INPUT DATA START

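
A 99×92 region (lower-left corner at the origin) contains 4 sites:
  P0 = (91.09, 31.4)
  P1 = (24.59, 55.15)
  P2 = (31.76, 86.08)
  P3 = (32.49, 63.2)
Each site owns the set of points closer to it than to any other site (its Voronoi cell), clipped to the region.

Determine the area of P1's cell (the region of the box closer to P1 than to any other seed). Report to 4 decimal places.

Area of P1's cell: 3021.3456

1. box [0,99]×[0,92]: [(0, 0) (99, 0) (99, 92) (0, 92)]
2. ⊥bis P1·P0 via (57.84,43.275): [(0, 0) (42.3846, 0) (75.2418, 92) (0, 92)]  |A|=5410.8157
3. ⊥bis P1·P2 via (28.175,70.615): [(0, 77.1464) (0, 0) (42.3846, 0) (64.5895, 62.1736)]  |A|=3809.0257
4. ⊥bis P1·P3 via (28.54,59.175): [(13.3904, 74.0423) (0, 77.1464) (0, 0) (42.3846, 0) (54.4407, 33.7569)]  |A|=3021.3456
5. canonical 5-gon: [(13.3904, 74.0423) (0, 77.1464) (0, 0) (42.3846, 0) (54.4407, 33.7569)]
6. shoelace: 3021.3456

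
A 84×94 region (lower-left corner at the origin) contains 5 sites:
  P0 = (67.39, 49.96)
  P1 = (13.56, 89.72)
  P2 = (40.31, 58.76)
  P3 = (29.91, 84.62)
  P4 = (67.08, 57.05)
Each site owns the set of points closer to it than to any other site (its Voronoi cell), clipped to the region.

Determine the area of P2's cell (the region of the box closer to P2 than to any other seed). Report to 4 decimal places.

1. box [0,84]×[0,94]: [(0, 0) (84, 0) (84, 94) (0, 94)]
2. ⊥bis P2·P0 via (53.85,54.36): [(0, 0) (36.185, 0) (66.7315, 94) (0, 94)]  |A|=4837.0775
3. ⊥bis P2·P1 via (26.935,74.24): [(0, 50.9677) (0, 0) (36.185, 0) (66.7315, 94) (49.8049, 94)]  |A|=3765.4674
4. ⊥bis P2·P3 via (35.11,71.69): [(14.2952, 63.319) (0, 50.9677) (0, 0) (36.185, 0) (63.1455, 82.9649)]  |A|=3271.4961
5. ⊥bis P2·P4 via (53.695,57.905): [(55.0888, 79.7248) (14.2952, 63.319) (0, 50.9677) (0, 0) (36.185, 0) (53.3752, 52.899)]  |A|=3166.2079
6. canonical 6-gon: [(55.0888, 79.7248) (14.2952, 63.319) (0, 50.9677) (0, 0) (36.185, 0) (53.3752, 52.899)]
7. shoelace: 3166.2079

Area of P2's cell: 3166.2079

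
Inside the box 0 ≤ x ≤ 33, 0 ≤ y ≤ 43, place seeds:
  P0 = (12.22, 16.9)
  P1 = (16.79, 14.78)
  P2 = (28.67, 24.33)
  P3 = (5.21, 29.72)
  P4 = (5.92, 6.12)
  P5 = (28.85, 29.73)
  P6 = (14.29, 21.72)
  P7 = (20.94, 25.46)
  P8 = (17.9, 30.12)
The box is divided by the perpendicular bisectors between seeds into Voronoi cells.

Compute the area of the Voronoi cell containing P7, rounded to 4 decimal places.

1. box [0,33]×[0,43]: [(0, 0) (33, 0) (33, 43) (0, 43)]
2. ⊥bis P7·P0 via (16.58,21.18): [(0, 38.0699) (33, 4.4531) (33, 43) (0, 43)]  |A|=717.3707
3. ⊥bis P7·P1 via (18.865,20.12): [(0, 38.0699) (16.8531, 20.9018) (33, 14.6275) (33, 43) (0, 43)]  |A|=635.2284
4. ⊥bis P7·P2 via (24.805,24.895): [(0, 38.0699) (16.8531, 20.9018) (23.8252, 18.1926) (27.4517, 43) (0, 43)]  |A|=436.2524
5. ⊥bis P7·P3 via (13.075,27.59): [(12.4723, 25.3645) (16.8531, 20.9018) (23.8252, 18.1926) (27.4517, 43) (17.2483, 43)]  |A|=253.416
6. ⊥bis P7·P4 via (13.43,15.79): [(12.4723, 25.3645) (16.8531, 20.9018) (23.8252, 18.1926) (27.4517, 43) (17.2483, 43)]  |A|=253.416
7. ⊥bis P7·P5 via (24.895,27.595): [(17.0247, 42.1743) (12.4723, 25.3645) (16.8531, 20.9018) (23.8252, 18.1926) (25.1348, 27.1508)]  |A|=167.5313
8. ⊥bis P7·P6 via (17.615,23.59): [(17.0247, 42.1743) (13.8194, 30.3388) (19.7627, 19.7712) (23.8252, 18.1926) (25.1348, 27.1508)]  |A|=141.6154
9. ⊥bis P7·P8 via (19.42,27.79): [(23.3912, 30.3807) (16.3714, 25.8012) (19.7627, 19.7712) (23.8252, 18.1926) (25.1348, 27.1508)]  |A|=63.269
10. canonical 5-gon: [(23.3912, 30.3807) (16.3714, 25.8012) (19.7627, 19.7712) (23.8252, 18.1926) (25.1348, 27.1508)]
11. shoelace: 63.269

Area of P7's cell: 63.2690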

INPUT DATA END

◆ WHAT YOU WILL DO
The answer must consist of every line above that contains the word "corner".

◆ THE COMPLETED TASK
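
A 99×92 region (lower-left corner at the origin) contains 4 sites:
A 84×94 region (lower-left corner at the origin) contains 5 sites: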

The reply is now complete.